── Data for processing ──
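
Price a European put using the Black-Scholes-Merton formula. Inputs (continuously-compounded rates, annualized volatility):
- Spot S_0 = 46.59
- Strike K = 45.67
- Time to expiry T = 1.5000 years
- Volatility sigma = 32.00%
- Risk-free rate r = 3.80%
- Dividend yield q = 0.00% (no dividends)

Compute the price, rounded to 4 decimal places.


d1 = (ln(S/K) + (r - q + 0.5*sigma^2) * T) / (sigma * sqrt(T)) = 0.39228654
d2 = d1 - sigma * sqrt(T) = 0.00036819
exp(-rT) = 0.94459407; exp(-qT) = 1.00000000
P = K * exp(-rT) * N(-d2) - S_0 * exp(-qT) * N(-d1)
N(-d1) = 0.34742325; N(-d2) = 0.49985312
P = 45.6700 * 0.94459407 * 0.49985312 - 46.5900 * 1.00000000 * 0.34742325 = 5.3770

Answer: Price = 5.3770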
───
**Your task**
Extract all of the data exactly as written.

**Response area**
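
Price a European put using the Black-Scholes-Merton formula. Inputs (continuously-compounded rates, annualized volatility):
- Spot S_0 = 46.59
- Strike K = 45.67
- Time to expiry T = 1.5000 years
- Volatility sigma = 32.00%
- Risk-free rate r = 3.80%
- Dividend yield q = 0.00% (no dividends)

Compute the price, rounded to 4 decimal places.


d1 = (ln(S/K) + (r - q + 0.5*sigma^2) * T) / (sigma * sqrt(T)) = 0.39228654
d2 = d1 - sigma * sqrt(T) = 0.00036819
exp(-rT) = 0.94459407; exp(-qT) = 1.00000000
P = K * exp(-rT) * N(-d2) - S_0 * exp(-qT) * N(-d1)
N(-d1) = 0.34742325; N(-d2) = 0.49985312
P = 45.6700 * 0.94459407 * 0.49985312 - 46.5900 * 1.00000000 * 0.34742325 = 5.3770

Answer: Price = 5.3770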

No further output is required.